● **TASK DIRECTIONS**
Transcribe the entries below without alteration.

--- SOURCE INFORMATION ---

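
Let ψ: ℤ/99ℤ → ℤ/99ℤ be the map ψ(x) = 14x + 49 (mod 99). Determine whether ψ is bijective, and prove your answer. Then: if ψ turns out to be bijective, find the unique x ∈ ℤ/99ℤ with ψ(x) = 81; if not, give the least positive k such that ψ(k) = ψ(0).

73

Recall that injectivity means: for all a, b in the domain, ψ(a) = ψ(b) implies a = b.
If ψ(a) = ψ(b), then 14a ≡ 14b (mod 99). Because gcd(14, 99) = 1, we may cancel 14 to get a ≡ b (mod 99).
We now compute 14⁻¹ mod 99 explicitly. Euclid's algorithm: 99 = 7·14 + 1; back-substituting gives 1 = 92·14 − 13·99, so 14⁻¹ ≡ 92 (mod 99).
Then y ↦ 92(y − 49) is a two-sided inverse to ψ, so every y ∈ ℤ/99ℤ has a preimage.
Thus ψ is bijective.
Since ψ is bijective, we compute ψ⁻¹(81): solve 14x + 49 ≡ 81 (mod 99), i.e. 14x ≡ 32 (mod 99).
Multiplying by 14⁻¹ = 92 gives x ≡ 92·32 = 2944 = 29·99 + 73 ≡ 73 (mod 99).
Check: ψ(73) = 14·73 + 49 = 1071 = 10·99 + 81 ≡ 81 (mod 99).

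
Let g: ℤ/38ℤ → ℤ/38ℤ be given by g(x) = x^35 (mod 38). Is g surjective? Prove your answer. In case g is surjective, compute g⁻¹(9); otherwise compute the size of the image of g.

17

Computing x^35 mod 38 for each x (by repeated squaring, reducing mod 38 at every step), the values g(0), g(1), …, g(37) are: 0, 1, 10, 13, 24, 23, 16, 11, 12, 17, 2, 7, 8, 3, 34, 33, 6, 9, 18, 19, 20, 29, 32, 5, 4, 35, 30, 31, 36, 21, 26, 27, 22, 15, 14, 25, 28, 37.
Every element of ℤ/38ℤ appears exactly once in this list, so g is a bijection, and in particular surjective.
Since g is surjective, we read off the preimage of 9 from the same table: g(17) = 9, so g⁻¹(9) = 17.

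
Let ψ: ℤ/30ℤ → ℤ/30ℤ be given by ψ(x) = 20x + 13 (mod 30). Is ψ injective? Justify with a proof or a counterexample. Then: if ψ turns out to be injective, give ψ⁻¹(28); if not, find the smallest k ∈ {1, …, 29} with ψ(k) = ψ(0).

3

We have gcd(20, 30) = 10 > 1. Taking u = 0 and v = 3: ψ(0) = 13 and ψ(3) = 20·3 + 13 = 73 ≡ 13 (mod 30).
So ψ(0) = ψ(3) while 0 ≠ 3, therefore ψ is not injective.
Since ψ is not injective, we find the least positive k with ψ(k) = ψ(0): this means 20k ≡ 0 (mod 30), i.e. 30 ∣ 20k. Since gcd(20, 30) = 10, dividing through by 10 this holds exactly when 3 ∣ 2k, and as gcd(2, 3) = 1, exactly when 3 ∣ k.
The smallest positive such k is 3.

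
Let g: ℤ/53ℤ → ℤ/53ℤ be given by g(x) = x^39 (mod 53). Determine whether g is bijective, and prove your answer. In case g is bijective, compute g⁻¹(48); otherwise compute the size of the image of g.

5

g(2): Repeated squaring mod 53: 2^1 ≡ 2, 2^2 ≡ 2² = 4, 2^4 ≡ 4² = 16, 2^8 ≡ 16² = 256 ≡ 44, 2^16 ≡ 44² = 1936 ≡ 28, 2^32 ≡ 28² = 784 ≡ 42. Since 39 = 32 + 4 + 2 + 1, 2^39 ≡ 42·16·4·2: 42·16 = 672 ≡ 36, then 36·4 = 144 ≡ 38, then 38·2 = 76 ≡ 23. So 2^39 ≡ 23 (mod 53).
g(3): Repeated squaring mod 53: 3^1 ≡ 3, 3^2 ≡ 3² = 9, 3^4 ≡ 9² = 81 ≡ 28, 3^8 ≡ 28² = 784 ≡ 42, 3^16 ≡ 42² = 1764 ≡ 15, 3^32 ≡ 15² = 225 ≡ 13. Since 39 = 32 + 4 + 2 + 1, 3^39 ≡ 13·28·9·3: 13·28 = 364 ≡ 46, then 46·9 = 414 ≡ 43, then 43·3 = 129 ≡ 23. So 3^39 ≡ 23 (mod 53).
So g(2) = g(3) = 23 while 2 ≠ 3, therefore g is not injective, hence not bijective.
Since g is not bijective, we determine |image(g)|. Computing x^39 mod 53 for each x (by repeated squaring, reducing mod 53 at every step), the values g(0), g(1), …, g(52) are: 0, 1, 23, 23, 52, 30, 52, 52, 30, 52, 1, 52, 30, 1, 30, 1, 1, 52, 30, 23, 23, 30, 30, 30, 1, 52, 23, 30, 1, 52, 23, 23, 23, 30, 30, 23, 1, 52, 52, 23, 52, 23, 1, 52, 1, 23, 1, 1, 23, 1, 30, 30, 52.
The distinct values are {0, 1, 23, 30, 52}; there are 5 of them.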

---

● **RESPONSE**
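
Let ψ: ℤ/99ℤ → ℤ/99ℤ be the map ψ(x) = 14x + 49 (mod 99). Determine whether ψ is bijective, and prove your answer. Then: if ψ turns out to be bijective, find the unique x ∈ ℤ/99ℤ with ψ(x) = 81; if not, give the least positive k such that ψ(k) = ψ(0).

73

Recall that injectivity means: for all a, b in the domain, ψ(a) = ψ(b) implies a = b.
If ψ(a) = ψ(b), then 14a ≡ 14b (mod 99). Because gcd(14, 99) = 1, we may cancel 14 to get a ≡ b (mod 99).
We now compute 14⁻¹ mod 99 explicitly. Euclid's algorithm: 99 = 7·14 + 1; back-substituting gives 1 = 92·14 − 13·99, so 14⁻¹ ≡ 92 (mod 99).
Then y ↦ 92(y − 49) is a two-sided inverse to ψ, so every y ∈ ℤ/99ℤ has a preimage.
Thus ψ is bijective.
Since ψ is bijective, we compute ψ⁻¹(81): solve 14x + 49 ≡ 81 (mod 99), i.e. 14x ≡ 32 (mod 99).
Multiplying by 14⁻¹ = 92 gives x ≡ 92·32 = 2944 = 29·99 + 73 ≡ 73 (mod 99).
Check: ψ(73) = 14·73 + 49 = 1071 = 10·99 + 81 ≡ 81 (mod 99).

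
Let g: ℤ/38ℤ → ℤ/38ℤ be given by g(x) = x^35 (mod 38). Is g surjective? Prove your answer. In case g is surjective, compute g⁻¹(9); otherwise compute the size of the image of g.

17

Computing x^35 mod 38 for each x (by repeated squaring, reducing mod 38 at every step), the values g(0), g(1), …, g(37) are: 0, 1, 10, 13, 24, 23, 16, 11, 12, 17, 2, 7, 8, 3, 34, 33, 6, 9, 18, 19, 20, 29, 32, 5, 4, 35, 30, 31, 36, 21, 26, 27, 22, 15, 14, 25, 28, 37.
Every element of ℤ/38ℤ appears exactly once in this list, so g is a bijection, and in particular surjective.
Since g is surjective, we read off the preimage of 9 from the same table: g(17) = 9, so g⁻¹(9) = 17.

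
Let ψ: ℤ/30ℤ → ℤ/30ℤ be given by ψ(x) = 20x + 13 (mod 30). Is ψ injective? Justify with a proof or a counterexample. Then: if ψ turns out to be injective, give ψ⁻¹(28); if not, find the smallest k ∈ {1, …, 29} with ψ(k) = ψ(0).

3

We have gcd(20, 30) = 10 > 1. Taking u = 0 and v = 3: ψ(0) = 13 and ψ(3) = 20·3 + 13 = 73 ≡ 13 (mod 30).
So ψ(0) = ψ(3) while 0 ≠ 3, therefore ψ is not injective.
Since ψ is not injective, we find the least positive k with ψ(k) = ψ(0): this means 20k ≡ 0 (mod 30), i.e. 30 ∣ 20k. Since gcd(20, 30) = 10, dividing through by 10 this holds exactly when 3 ∣ 2k, and as gcd(2, 3) = 1, exactly when 3 ∣ k.
The smallest positive such k is 3.

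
Let g: ℤ/53ℤ → ℤ/53ℤ be given by g(x) = x^39 (mod 53). Determine whether g is bijective, and prove your answer. In case g is bijective, compute g⁻¹(48); otherwise compute the size of the image of g.

5

g(2): Repeated squaring mod 53: 2^1 ≡ 2, 2^2 ≡ 2² = 4, 2^4 ≡ 4² = 16, 2^8 ≡ 16² = 256 ≡ 44, 2^16 ≡ 44² = 1936 ≡ 28, 2^32 ≡ 28² = 784 ≡ 42. Since 39 = 32 + 4 + 2 + 1, 2^39 ≡ 42·16·4·2: 42·16 = 672 ≡ 36, then 36·4 = 144 ≡ 38, then 38·2 = 76 ≡ 23. So 2^39 ≡ 23 (mod 53).
g(3): Repeated squaring mod 53: 3^1 ≡ 3, 3^2 ≡ 3² = 9, 3^4 ≡ 9² = 81 ≡ 28, 3^8 ≡ 28² = 784 ≡ 42, 3^16 ≡ 42² = 1764 ≡ 15, 3^32 ≡ 15² = 225 ≡ 13. Since 39 = 32 + 4 + 2 + 1, 3^39 ≡ 13·28·9·3: 13·28 = 364 ≡ 46, then 46·9 = 414 ≡ 43, then 43·3 = 129 ≡ 23. So 3^39 ≡ 23 (mod 53).
So g(2) = g(3) = 23 while 2 ≠ 3, therefore g is not injective, hence not bijective.
Since g is not bijective, we determine |image(g)|. Computing x^39 mod 53 for each x (by repeated squaring, reducing mod 53 at every step), the values g(0), g(1), …, g(52) are: 0, 1, 23, 23, 52, 30, 52, 52, 30, 52, 1, 52, 30, 1, 30, 1, 1, 52, 30, 23, 23, 30, 30, 30, 1, 52, 23, 30, 1, 52, 23, 23, 23, 30, 30, 23, 1, 52, 52, 23, 52, 23, 1, 52, 1, 23, 1, 1, 23, 1, 30, 30, 52.
The distinct values are {0, 1, 23, 30, 52}; there are 5 of them.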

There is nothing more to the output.